[[ INFORMATION GIVEN open ]]
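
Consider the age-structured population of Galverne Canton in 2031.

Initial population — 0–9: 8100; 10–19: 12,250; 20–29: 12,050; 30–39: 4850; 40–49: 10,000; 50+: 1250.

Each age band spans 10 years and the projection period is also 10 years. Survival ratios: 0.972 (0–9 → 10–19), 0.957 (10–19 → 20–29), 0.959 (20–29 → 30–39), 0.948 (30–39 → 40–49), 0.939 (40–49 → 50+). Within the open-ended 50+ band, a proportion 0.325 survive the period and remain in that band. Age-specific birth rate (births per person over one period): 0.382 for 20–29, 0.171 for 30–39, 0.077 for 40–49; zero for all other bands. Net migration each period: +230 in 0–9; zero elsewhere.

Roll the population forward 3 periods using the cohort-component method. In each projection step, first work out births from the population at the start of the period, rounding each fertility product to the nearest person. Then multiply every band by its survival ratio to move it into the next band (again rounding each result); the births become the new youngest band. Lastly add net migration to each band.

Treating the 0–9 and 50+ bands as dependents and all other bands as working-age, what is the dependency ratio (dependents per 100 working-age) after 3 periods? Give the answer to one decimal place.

60.6

[period 1]
Births: 12050 * 0.382 = 4603, 4850 * 0.171 = 829, 10000 * 0.077 = 770 ⇒ total 6202
10–19: 8100 * 0.972 = 7873
20–29: 12250 * 0.957 = 11723
30–39: 12050 * 0.959 = 11556
40–49: 4850 * 0.948 = 4598
50+: 10000 * 0.939 + 1250 * 0.325 = 9390 + 406 = 9796
Net migration: 0–9 + 230 → 6432
End of period: [6432, 7873, 11723, 11556, 4598, 9796]
[period 2]
Births: 11723 * 0.382 = 4478, 11556 * 0.171 = 1976, 4598 * 0.077 = 354 ⇒ total 6808
10–19: 6432 * 0.972 = 6252
20–29: 7873 * 0.957 = 7534
30–39: 11723 * 0.959 = 11242
40–49: 11556 * 0.948 = 10955
50+: 4598 * 0.939 + 9796 * 0.325 = 4318 + 3184 = 7502
Net migration: 0–9 + 230 → 7038
End of period: [7038, 6252, 7534, 11242, 10955, 7502]
[period 3]
Births: 7534 * 0.382 = 2878, 11242 * 0.171 = 1922, 10955 * 0.077 = 844 ⇒ total 5644
10–19: 7038 * 0.972 = 6841
20–29: 6252 * 0.957 = 5983
30–39: 7534 * 0.959 = 7225
40–49: 11242 * 0.948 = 10657
50+: 10955 * 0.939 + 7502 * 0.325 = 10287 + 2438 = 12725
Net migration: 0–9 + 230 → 5874
End of period: [5874, 6841, 5983, 7225, 10657, 12725]
Dependents (band 0–9 + band 50+) = 5874 + 12725 = 18599; working-age = 30706; ratio = 18599/30706 × 100 = 60.6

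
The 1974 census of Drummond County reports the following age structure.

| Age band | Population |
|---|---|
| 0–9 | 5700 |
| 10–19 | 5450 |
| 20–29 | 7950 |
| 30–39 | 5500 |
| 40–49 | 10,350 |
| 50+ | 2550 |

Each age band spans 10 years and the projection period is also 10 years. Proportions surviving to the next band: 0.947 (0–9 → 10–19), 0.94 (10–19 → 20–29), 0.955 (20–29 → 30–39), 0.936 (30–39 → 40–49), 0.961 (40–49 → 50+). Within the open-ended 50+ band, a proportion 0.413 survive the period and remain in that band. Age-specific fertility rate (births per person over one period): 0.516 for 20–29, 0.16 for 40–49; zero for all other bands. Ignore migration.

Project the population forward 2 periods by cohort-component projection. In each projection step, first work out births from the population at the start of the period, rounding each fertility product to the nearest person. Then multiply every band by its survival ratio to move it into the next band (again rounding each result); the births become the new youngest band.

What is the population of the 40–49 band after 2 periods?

7106

— Period 1 —
Births: 7950 × 0.516 = 4102, 10350 × 0.16 = 1656 → total 5758
10–19: 5700 × 0.947 = 5398
20–29: 5450 × 0.94 = 5123
30–39: 7950 × 0.955 = 7592
40–49: 5500 × 0.936 = 5148
50+: 10350 × 0.961 + 2550 × 0.413 = 9946 + 1053 = 10999
Population now: 0–9=5758, 10–19=5398, 20–29=5123, 30–39=7592, 40–49=5148, 50+=10999
— Period 2 —
Births: 5123 × 0.516 = 2643, 5148 × 0.16 = 824 → total 3467
10–19: 5758 × 0.947 = 5453
20–29: 5398 × 0.94 = 5074
30–39: 5123 × 0.955 = 4892
40–49: 7592 × 0.936 = 7106
50+: 5148 × 0.961 + 10999 × 0.413 = 4947 + 4543 = 9490
Population now: 0–9=3467, 10–19=5453, 20–29=5074, 30–39=4892, 40–49=7106, 50+=9490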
[[ INFORMATION GIVEN closed ]]
EXERCISE INSTRUCTIONS: The lines from the one holding "10–19 | 5450 |" to the last line of the entries, both included: retype them exactly and give nothing else.

WORKED SOLUTION:
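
| 10–19 | 5450 |
| 20–29 | 7950 |
| 30–39 | 5500 |
| 40–49 | 10,350 |
| 50+ | 2550 |

Each age band spans 10 years and the projection period is also 10 years. Proportions surviving to the next band: 0.947 (0–9 → 10–19), 0.94 (10–19 → 20–29), 0.955 (20–29 → 30–39), 0.936 (30–39 → 40–49), 0.961 (40–49 → 50+). Within the open-ended 50+ band, a proportion 0.413 survive the period and remain in that band. Age-specific fertility rate (births per person over one period): 0.516 for 20–29, 0.16 for 40–49; zero for all other bands. Ignore migration.

Project the population forward 2 periods by cohort-component projection. In each projection step, first work out births from the population at the start of the period, rounding each fertility product to the nearest person. Then multiply every band by its survival ratio to move it into the next band (again rounding each result); the births become the new youngest band.

What is the population of the 40–49 band after 2 periods?

7106

— Period 1 —
Births: 7950 × 0.516 = 4102, 10350 × 0.16 = 1656 → total 5758
10–19: 5700 × 0.947 = 5398
20–29: 5450 × 0.94 = 5123
30–39: 7950 × 0.955 = 7592
40–49: 5500 × 0.936 = 5148
50+: 10350 × 0.961 + 2550 × 0.413 = 9946 + 1053 = 10999
Population now: 0–9=5758, 10–19=5398, 20–29=5123, 30–39=7592, 40–49=5148, 50+=10999
— Period 2 —
Births: 5123 × 0.516 = 2643, 5148 × 0.16 = 824 → total 3467
10–19: 5758 × 0.947 = 5453
20–29: 5398 × 0.94 = 5074
30–39: 5123 × 0.955 = 4892
40–49: 7592 × 0.936 = 7106
50+: 5148 × 0.961 + 10999 × 0.413 = 4947 + 4543 = 9490
Population now: 0–9=3467, 10–19=5453, 20–29=5074, 30–39=4892, 40–49=7106, 50+=9490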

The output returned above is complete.